EXERCISE AIM:
Pull every line with "midpoint" from the data.

=== Begin Enclosure ===

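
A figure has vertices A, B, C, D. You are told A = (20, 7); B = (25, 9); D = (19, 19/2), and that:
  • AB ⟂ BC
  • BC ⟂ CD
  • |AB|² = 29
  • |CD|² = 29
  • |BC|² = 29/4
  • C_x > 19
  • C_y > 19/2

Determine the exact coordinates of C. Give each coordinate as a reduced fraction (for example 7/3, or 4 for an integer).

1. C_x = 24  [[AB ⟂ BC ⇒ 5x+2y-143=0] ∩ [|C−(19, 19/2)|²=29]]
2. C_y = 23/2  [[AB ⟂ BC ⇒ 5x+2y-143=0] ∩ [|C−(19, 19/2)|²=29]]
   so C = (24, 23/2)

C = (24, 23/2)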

=== End Enclosure ===
=== Begin Enclosure ===

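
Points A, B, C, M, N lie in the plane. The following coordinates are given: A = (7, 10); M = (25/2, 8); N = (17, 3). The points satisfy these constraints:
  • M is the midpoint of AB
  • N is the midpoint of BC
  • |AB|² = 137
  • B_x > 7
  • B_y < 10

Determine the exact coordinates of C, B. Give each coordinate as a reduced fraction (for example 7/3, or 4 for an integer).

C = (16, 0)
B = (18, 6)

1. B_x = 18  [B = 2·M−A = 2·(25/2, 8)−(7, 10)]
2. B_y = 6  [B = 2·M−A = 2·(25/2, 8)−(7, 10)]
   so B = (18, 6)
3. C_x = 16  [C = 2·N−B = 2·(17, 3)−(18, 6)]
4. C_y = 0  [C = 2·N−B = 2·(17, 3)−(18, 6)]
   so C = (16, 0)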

=== End Enclosure ===

FINISHED EXERCISE:
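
  • M is the midpoint of AB
  • N is the midpoint of BC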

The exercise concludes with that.